Available data below:
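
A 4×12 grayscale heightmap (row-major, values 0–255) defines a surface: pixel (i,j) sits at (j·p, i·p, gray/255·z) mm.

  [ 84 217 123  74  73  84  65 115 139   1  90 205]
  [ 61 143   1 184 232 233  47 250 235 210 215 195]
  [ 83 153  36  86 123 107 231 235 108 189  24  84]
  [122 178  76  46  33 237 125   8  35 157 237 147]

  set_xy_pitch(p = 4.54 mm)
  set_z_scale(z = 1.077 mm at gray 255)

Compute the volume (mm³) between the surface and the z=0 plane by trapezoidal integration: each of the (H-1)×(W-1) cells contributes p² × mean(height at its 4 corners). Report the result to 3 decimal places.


height_mm = gray/255 × 1.077; cell vol = 4.54² × mean(4 corners)
unit = 4.54² × 1.077 / (4×255) = 0.0217634 mm³ per gray-sum
row 0: Σ corner-gray over 11 cells = 6007  → 130.7329
row 1: Σ corner-gray over 11 cells = 6507  → 141.6146
row 2: Σ corner-gray over 11 cells = 5284  → 114.9979
Σ rows: total corner-gray = 17798  → 387.3454 mm³

387.345


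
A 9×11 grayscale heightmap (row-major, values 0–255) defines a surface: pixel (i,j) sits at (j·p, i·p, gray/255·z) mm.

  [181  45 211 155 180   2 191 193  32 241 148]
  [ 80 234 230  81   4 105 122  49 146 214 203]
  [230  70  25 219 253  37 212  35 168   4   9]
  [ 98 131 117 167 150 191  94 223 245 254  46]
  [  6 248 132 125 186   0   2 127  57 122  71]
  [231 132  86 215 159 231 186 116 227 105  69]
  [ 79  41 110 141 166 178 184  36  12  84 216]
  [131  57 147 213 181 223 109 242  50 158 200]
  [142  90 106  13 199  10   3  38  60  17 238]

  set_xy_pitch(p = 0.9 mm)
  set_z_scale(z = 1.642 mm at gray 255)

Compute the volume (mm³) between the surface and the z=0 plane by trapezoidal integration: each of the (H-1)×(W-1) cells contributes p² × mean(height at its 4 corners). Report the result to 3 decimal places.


height_mm = gray/255 × 1.642; cell vol = 0.9² × mean(4 corners)
unit = 0.9² × 1.642 / (4×255) = 0.00130394 mm³ per gray-sum
row 0: Σ corner-gray over 10 cells = 5482  → 7.1482
row 1: Σ corner-gray over 10 cells = 4938  → 6.4389
row 2: Σ corner-gray over 10 cells = 5573  → 7.2669
row 3: Σ corner-gray over 10 cells = 5363  → 6.9930
row 4: Σ corner-gray over 10 cells = 5289  → 6.8965
row 5: Σ corner-gray over 10 cells = 5413  → 7.0582
row 6: Σ corner-gray over 10 cells = 5290  → 6.8978
row 7: Σ corner-gray over 10 cells = 4543  → 5.9238
Σ rows: total corner-gray = 41891  → 54.6234 mm³

54.623


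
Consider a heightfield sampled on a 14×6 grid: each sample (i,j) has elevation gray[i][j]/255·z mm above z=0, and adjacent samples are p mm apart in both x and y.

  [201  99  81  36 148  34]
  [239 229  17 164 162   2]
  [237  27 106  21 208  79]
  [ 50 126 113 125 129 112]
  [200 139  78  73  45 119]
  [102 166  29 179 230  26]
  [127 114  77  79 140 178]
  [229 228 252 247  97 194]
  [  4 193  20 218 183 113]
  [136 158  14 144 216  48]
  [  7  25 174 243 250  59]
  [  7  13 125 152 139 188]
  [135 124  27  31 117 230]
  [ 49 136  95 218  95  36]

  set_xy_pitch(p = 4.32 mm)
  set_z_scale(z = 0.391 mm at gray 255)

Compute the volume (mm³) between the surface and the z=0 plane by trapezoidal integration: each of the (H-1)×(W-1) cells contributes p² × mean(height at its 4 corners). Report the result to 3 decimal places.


232.087

height_mm = gray/255 × 0.391; cell vol = 4.32² × mean(4 corners)
unit = 4.32² × 0.391 / (4×255) = 0.00715392 mm³ per gray-sum
row 0: Σ corner-gray over 5 cells = 2348  → 16.7974
row 1: Σ corner-gray over 5 cells = 2425  → 17.3483
row 2: Σ corner-gray over 5 cells = 2188  → 15.6528
row 3: Σ corner-gray over 5 cells = 2137  → 15.2879
row 4: Σ corner-gray over 5 cells = 2325  → 16.6329
row 5: Σ corner-gray over 5 cells = 2461  → 17.6058
row 6: Σ corner-gray over 5 cells = 3196  → 22.8639
row 7: Σ corner-gray over 5 cells = 3416  → 24.4378
row 8: Σ corner-gray over 5 cells = 2593  → 18.5501
row 9: Σ corner-gray over 5 cells = 2698  → 19.3013
row 10: Σ corner-gray over 5 cells = 2503  → 17.9063
row 11: Σ corner-gray over 5 cells = 2016  → 14.4223
row 12: Σ corner-gray over 5 cells = 2136  → 15.2808
Σ rows: total corner-gray = 32442  → 232.0875 mm³


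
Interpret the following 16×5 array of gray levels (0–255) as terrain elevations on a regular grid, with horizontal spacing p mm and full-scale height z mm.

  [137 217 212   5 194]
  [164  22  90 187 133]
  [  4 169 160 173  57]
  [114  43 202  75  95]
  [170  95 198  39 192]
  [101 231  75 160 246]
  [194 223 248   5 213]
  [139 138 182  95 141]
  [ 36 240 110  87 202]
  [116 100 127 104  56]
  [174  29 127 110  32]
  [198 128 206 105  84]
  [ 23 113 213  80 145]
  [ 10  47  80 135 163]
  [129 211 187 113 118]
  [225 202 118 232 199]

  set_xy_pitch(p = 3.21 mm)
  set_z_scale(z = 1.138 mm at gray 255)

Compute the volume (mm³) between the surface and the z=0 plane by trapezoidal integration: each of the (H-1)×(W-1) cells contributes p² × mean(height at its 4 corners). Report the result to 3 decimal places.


361.818

height_mm = gray/255 × 1.138; cell vol = 3.21² × mean(4 corners)
unit = 3.21² × 1.138 / (4×255) = 0.0114961 mm³ per gray-sum
row 0: Σ corner-gray over 4 cells = 2094  → 24.0729
row 1: Σ corner-gray over 4 cells = 1960  → 22.5324
row 2: Σ corner-gray over 4 cells = 1914  → 22.0036
row 3: Σ corner-gray over 4 cells = 1875  → 21.5553
row 4: Σ corner-gray over 4 cells = 2305  → 26.4986
row 5: Σ corner-gray over 4 cells = 2638  → 30.3268
row 6: Σ corner-gray over 4 cells = 2469  → 28.3840
row 7: Σ corner-gray over 4 cells = 2222  → 25.5444
row 8: Σ corner-gray over 4 cells = 1946  → 22.3715
row 9: Σ corner-gray over 4 cells = 1572  → 18.0719
row 10: Σ corner-gray over 4 cells = 1898  → 21.8197
row 11: Σ corner-gray over 4 cells = 2140  → 24.6017
row 12: Σ corner-gray over 4 cells = 1677  → 19.2790
row 13: Σ corner-gray over 4 cells = 1966  → 22.6014
row 14: Σ corner-gray over 4 cells = 2797  → 32.1547
Σ rows: total corner-gray = 31473  → 361.8181 mm³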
End of Available data.
Goal of the exercise - Each entry above must be repeated word for word.

The answer -
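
A 4×12 grayscale heightmap (row-major, values 0–255) defines a surface: pixel (i,j) sits at (j·p, i·p, gray/255·z) mm.

  [ 84 217 123  74  73  84  65 115 139   1  90 205]
  [ 61 143   1 184 232 233  47 250 235 210 215 195]
  [ 83 153  36  86 123 107 231 235 108 189  24  84]
  [122 178  76  46  33 237 125   8  35 157 237 147]

  set_xy_pitch(p = 4.54 mm)
  set_z_scale(z = 1.077 mm at gray 255)

Compute the volume (mm³) between the surface and the z=0 plane by trapezoidal integration: each of the (H-1)×(W-1) cells contributes p² × mean(height at its 4 corners). Report the result to 3 decimal places.


height_mm = gray/255 × 1.077; cell vol = 4.54² × mean(4 corners)
unit = 4.54² × 1.077 / (4×255) = 0.0217634 mm³ per gray-sum
row 0: Σ corner-gray over 11 cells = 6007  → 130.7329
row 1: Σ corner-gray over 11 cells = 6507  → 141.6146
row 2: Σ corner-gray over 11 cells = 5284  → 114.9979
Σ rows: total corner-gray = 17798  → 387.3454 mm³

387.345


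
A 9×11 grayscale heightmap (row-major, values 0–255) defines a surface: pixel (i,j) sits at (j·p, i·p, gray/255·z) mm.

  [181  45 211 155 180   2 191 193  32 241 148]
  [ 80 234 230  81   4 105 122  49 146 214 203]
  [230  70  25 219 253  37 212  35 168   4   9]
  [ 98 131 117 167 150 191  94 223 245 254  46]
  [  6 248 132 125 186   0   2 127  57 122  71]
  [231 132  86 215 159 231 186 116 227 105  69]
  [ 79  41 110 141 166 178 184  36  12  84 216]
  [131  57 147 213 181 223 109 242  50 158 200]
  [142  90 106  13 199  10   3  38  60  17 238]

  set_xy_pitch(p = 0.9 mm)
  set_z_scale(z = 1.642 mm at gray 255)

Compute the volume (mm³) between the surface and the z=0 plane by trapezoidal integration: each of the (H-1)×(W-1) cells contributes p² × mean(height at its 4 corners). Report the result to 3 decimal places.


height_mm = gray/255 × 1.642; cell vol = 0.9² × mean(4 corners)
unit = 0.9² × 1.642 / (4×255) = 0.00130394 mm³ per gray-sum
row 0: Σ corner-gray over 10 cells = 5482  → 7.1482
row 1: Σ corner-gray over 10 cells = 4938  → 6.4389
row 2: Σ corner-gray over 10 cells = 5573  → 7.2669
row 3: Σ corner-gray over 10 cells = 5363  → 6.9930
row 4: Σ corner-gray over 10 cells = 5289  → 6.8965
row 5: Σ corner-gray over 10 cells = 5413  → 7.0582
row 6: Σ corner-gray over 10 cells = 5290  → 6.8978
row 7: Σ corner-gray over 10 cells = 4543  → 5.9238
Σ rows: total corner-gray = 41891  → 54.6234 mm³

54.623


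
Consider a heightfield sampled on a 14×6 grid: each sample (i,j) has elevation gray[i][j]/255·z mm above z=0, and adjacent samples are p mm apart in both x and y.

  [201  99  81  36 148  34]
  [239 229  17 164 162   2]
  [237  27 106  21 208  79]
  [ 50 126 113 125 129 112]
  [200 139  78  73  45 119]
  [102 166  29 179 230  26]
  [127 114  77  79 140 178]
  [229 228 252 247  97 194]
  [  4 193  20 218 183 113]
  [136 158  14 144 216  48]
  [  7  25 174 243 250  59]
  [  7  13 125 152 139 188]
  [135 124  27  31 117 230]
  [ 49 136  95 218  95  36]

  set_xy_pitch(p = 4.32 mm)
  set_z_scale(z = 0.391 mm at gray 255)

Compute the volume (mm³) between the surface and the z=0 plane by trapezoidal integration: each of the (H-1)×(W-1) cells contributes p² × mean(height at its 4 corners). Report the result to 3 decimal places.


232.087

height_mm = gray/255 × 0.391; cell vol = 4.32² × mean(4 corners)
unit = 4.32² × 0.391 / (4×255) = 0.00715392 mm³ per gray-sum
row 0: Σ corner-gray over 5 cells = 2348  → 16.7974
row 1: Σ corner-gray over 5 cells = 2425  → 17.3483
row 2: Σ corner-gray over 5 cells = 2188  → 15.6528
row 3: Σ corner-gray over 5 cells = 2137  → 15.2879
row 4: Σ corner-gray over 5 cells = 2325  → 16.6329
row 5: Σ corner-gray over 5 cells = 2461  → 17.6058
row 6: Σ corner-gray over 5 cells = 3196  → 22.8639
row 7: Σ corner-gray over 5 cells = 3416  → 24.4378
row 8: Σ corner-gray over 5 cells = 2593  → 18.5501
row 9: Σ corner-gray over 5 cells = 2698  → 19.3013
row 10: Σ corner-gray over 5 cells = 2503  → 17.9063
row 11: Σ corner-gray over 5 cells = 2016  → 14.4223
row 12: Σ corner-gray over 5 cells = 2136  → 15.2808
Σ rows: total corner-gray = 32442  → 232.0875 mm³


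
Interpret the following 16×5 array of gray levels (0–255) as terrain elevations on a regular grid, with horizontal spacing p mm and full-scale height z mm.

  [137 217 212   5 194]
  [164  22  90 187 133]
  [  4 169 160 173  57]
  [114  43 202  75  95]
  [170  95 198  39 192]
  [101 231  75 160 246]
  [194 223 248   5 213]
  [139 138 182  95 141]
  [ 36 240 110  87 202]
  [116 100 127 104  56]
  [174  29 127 110  32]
  [198 128 206 105  84]
  [ 23 113 213  80 145]
  [ 10  47  80 135 163]
  [129 211 187 113 118]
  [225 202 118 232 199]

  set_xy_pitch(p = 3.21 mm)
  set_z_scale(z = 1.138 mm at gray 255)

Compute the volume (mm³) between the surface and the z=0 plane by trapezoidal integration: each of the (H-1)×(W-1) cells contributes p² × mean(height at its 4 corners). Report the result to 3 decimal places.


361.818

height_mm = gray/255 × 1.138; cell vol = 3.21² × mean(4 corners)
unit = 3.21² × 1.138 / (4×255) = 0.0114961 mm³ per gray-sum
row 0: Σ corner-gray over 4 cells = 2094  → 24.0729
row 1: Σ corner-gray over 4 cells = 1960  → 22.5324
row 2: Σ corner-gray over 4 cells = 1914  → 22.0036
row 3: Σ corner-gray over 4 cells = 1875  → 21.5553
row 4: Σ corner-gray over 4 cells = 2305  → 26.4986
row 5: Σ corner-gray over 4 cells = 2638  → 30.3268
row 6: Σ corner-gray over 4 cells = 2469  → 28.3840
row 7: Σ corner-gray over 4 cells = 2222  → 25.5444
row 8: Σ corner-gray over 4 cells = 1946  → 22.3715
row 9: Σ corner-gray over 4 cells = 1572  → 18.0719
row 10: Σ corner-gray over 4 cells = 1898  → 21.8197
row 11: Σ corner-gray over 4 cells = 2140  → 24.6017
row 12: Σ corner-gray over 4 cells = 1677  → 19.2790
row 13: Σ corner-gray over 4 cells = 1966  → 22.6014
row 14: Σ corner-gray over 4 cells = 2797  → 32.1547
Σ rows: total corner-gray = 31473  → 361.8181 mm³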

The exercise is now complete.